**PROBLEM**. Copy the lines below exactly. Start at the first and finish with the line containing "parcel-9 has a greater mass than parcel-11".

*** Opening of THE RECORDS ***

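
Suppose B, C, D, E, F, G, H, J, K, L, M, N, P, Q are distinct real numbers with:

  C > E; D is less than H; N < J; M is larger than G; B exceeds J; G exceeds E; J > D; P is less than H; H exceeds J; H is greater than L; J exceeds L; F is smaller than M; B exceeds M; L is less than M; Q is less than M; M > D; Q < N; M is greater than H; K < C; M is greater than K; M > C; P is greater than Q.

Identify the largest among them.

Chaining downward from B: directly below it, J, M; then Q, D, K, C, N, L, F, G, H; then E, P.
That covers every other element, and nothing is given above B, so B is the largest.

B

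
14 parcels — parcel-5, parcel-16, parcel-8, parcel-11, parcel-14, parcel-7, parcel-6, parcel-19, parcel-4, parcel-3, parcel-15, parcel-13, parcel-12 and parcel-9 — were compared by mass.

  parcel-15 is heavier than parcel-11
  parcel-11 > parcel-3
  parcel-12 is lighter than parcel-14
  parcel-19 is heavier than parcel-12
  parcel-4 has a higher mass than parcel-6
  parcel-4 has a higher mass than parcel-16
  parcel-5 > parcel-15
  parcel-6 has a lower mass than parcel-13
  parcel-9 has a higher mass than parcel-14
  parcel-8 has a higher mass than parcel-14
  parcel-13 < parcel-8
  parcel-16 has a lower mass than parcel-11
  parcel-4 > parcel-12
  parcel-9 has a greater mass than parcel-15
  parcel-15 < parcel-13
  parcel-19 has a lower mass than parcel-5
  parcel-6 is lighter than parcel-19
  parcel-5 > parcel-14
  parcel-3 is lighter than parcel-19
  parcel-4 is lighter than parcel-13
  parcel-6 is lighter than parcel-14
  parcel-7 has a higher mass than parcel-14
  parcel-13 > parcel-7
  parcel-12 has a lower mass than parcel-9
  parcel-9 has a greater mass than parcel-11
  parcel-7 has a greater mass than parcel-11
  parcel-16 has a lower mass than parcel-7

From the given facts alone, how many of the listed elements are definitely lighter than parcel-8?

10

The elements the relations force below parcel-8 are parcel-6, parcel-12, parcel-16, parcel-3, parcel-14, parcel-11, parcel-15, parcel-7, parcel-4, parcel-13 — no chain reaches any other.
That is 10.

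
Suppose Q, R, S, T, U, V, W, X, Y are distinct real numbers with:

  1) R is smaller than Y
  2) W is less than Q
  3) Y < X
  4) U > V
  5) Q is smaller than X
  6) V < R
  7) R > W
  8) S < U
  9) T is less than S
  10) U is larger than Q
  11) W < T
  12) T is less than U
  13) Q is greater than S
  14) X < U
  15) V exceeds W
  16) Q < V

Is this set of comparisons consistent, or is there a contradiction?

Every relation is compatible with W < T < S < Q < V < R < Y < X < U; the set is consistent.

consistent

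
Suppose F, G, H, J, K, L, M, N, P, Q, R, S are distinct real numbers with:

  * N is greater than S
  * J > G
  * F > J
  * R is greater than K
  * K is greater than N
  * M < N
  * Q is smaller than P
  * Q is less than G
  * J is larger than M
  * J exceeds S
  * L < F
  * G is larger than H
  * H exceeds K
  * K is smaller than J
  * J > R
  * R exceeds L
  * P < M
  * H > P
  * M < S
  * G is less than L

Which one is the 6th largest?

H

Piecing the relations together gives one ordering: Q < P < M < S < N < K < H < G < L < R < J < F.
The 6th largest is H.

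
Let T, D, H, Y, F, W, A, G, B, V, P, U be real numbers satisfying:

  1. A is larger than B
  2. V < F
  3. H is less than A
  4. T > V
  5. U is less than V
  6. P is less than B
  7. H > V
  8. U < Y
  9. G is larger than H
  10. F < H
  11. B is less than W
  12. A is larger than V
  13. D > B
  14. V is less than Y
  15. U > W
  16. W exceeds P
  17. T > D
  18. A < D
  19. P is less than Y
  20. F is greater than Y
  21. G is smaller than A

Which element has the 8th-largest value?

The consecutive relations fix a unique order: P < B < W < U < V < Y < F < H < G < A < D < T.
The 8th largest is V.

V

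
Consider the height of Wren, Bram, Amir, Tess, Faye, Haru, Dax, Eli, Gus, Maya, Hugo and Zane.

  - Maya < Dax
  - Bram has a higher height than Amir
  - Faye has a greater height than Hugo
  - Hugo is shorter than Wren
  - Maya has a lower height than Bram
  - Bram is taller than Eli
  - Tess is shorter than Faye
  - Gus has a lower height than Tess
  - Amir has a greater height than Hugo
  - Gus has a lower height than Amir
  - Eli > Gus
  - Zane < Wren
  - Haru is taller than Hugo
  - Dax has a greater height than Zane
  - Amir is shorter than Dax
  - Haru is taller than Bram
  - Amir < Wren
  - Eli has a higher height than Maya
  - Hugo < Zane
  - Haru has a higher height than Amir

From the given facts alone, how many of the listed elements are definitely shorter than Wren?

Directly below Wren: Hugo, Amir, Zane.
One step further: Gus (4 so far).
Nothing else is reachable below Wren; 4 in all.

4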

*** Close of THE RECORDS ***

**ANSWER BOX**.
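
Suppose B, C, D, E, F, G, H, J, K, L, M, N, P, Q are distinct real numbers with:

  C > E; D is less than H; N < J; M is larger than G; B exceeds J; G exceeds E; J > D; P is less than H; H exceeds J; H is greater than L; J exceeds L; F is smaller than M; B exceeds M; L is less than M; Q is less than M; M > D; Q < N; M is greater than H; K < C; M is greater than K; M > C; P is greater than Q.

Identify the largest among them.

Chaining downward from B: directly below it, J, M; then Q, D, K, C, N, L, F, G, H; then E, P.
That covers every other element, and nothing is given above B, so B is the largest.

B

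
14 parcels — parcel-5, parcel-16, parcel-8, parcel-11, parcel-14, parcel-7, parcel-6, parcel-19, parcel-4, parcel-3, parcel-15, parcel-13, parcel-12 and parcel-9 — were compared by mass.

  parcel-15 is heavier than parcel-11
  parcel-11 > parcel-3
  parcel-12 is lighter than parcel-14
  parcel-19 is heavier than parcel-12
  parcel-4 has a higher mass than parcel-6
  parcel-4 has a higher mass than parcel-16
  parcel-5 > parcel-15
  parcel-6 has a lower mass than parcel-13
  parcel-9 has a higher mass than parcel-14
  parcel-8 has a higher mass than parcel-14
  parcel-13 < parcel-8
  parcel-16 has a lower mass than parcel-11
  parcel-4 > parcel-12
  parcel-9 has a greater mass than parcel-15
  parcel-15 < parcel-13
  parcel-19 has a lower mass than parcel-5
  parcel-6 is lighter than parcel-19
  parcel-5 > parcel-14
  parcel-3 is lighter than parcel-19
  parcel-4 is lighter than parcel-13
  parcel-6 is lighter than parcel-14
  parcel-7 has a higher mass than parcel-14
  parcel-13 > parcel-7
  parcel-12 has a lower mass than parcel-9
  parcel-9 has a greater mass than parcel-11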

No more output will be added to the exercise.